__Collected data__:
◆ ◆ ◆ ◆ ◆ ◆ ◆

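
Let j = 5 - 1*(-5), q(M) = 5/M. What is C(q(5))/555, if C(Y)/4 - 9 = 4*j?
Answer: 196/555 ≈ 0.35315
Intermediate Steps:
j = 10 (j = 5 + 5 = 10)
C(Y) = 196 (C(Y) = 36 + 4*(4*10) = 36 + 4*40 = 36 + 160 = 196)
C(q(5))/555 = 196/555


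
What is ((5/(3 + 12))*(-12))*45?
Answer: -180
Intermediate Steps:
((5/(3 + 12))*(-12))*45 = ((5/15)*(-12))*45 = (((1/15)*5)*(-12))*45 = ((⅓)*(-12))*45 = -4*45 = -180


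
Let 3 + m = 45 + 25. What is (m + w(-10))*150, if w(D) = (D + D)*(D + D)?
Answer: 70050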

◆ ◆ ◆ ◆ ◆ ◆ ◆

__Prompt__: Exactly reproduce the lines of the data above that run from the line containing "Answer: 196/555 ≈ 0.35315" through the final one.

__Task result__:
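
Answer: 196/555 ≈ 0.35315
Intermediate Steps:
j = 10 (j = 5 + 5 = 10)
C(Y) = 196 (C(Y) = 36 + 4*(4*10) = 36 + 4*40 = 36 + 160 = 196)
C(q(5))/555 = 196/555


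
What is ((5/(3 + 12))*(-12))*45?
Answer: -180
Intermediate Steps:
((5/(3 + 12))*(-12))*45 = ((5/15)*(-12))*45 = (((1/15)*5)*(-12))*45 = ((⅓)*(-12))*45 = -4*45 = -180


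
Let 3 + m = 45 + 25. What is (m + w(-10))*150, if w(D) = (D + D)*(D + D)?
Answer: 70050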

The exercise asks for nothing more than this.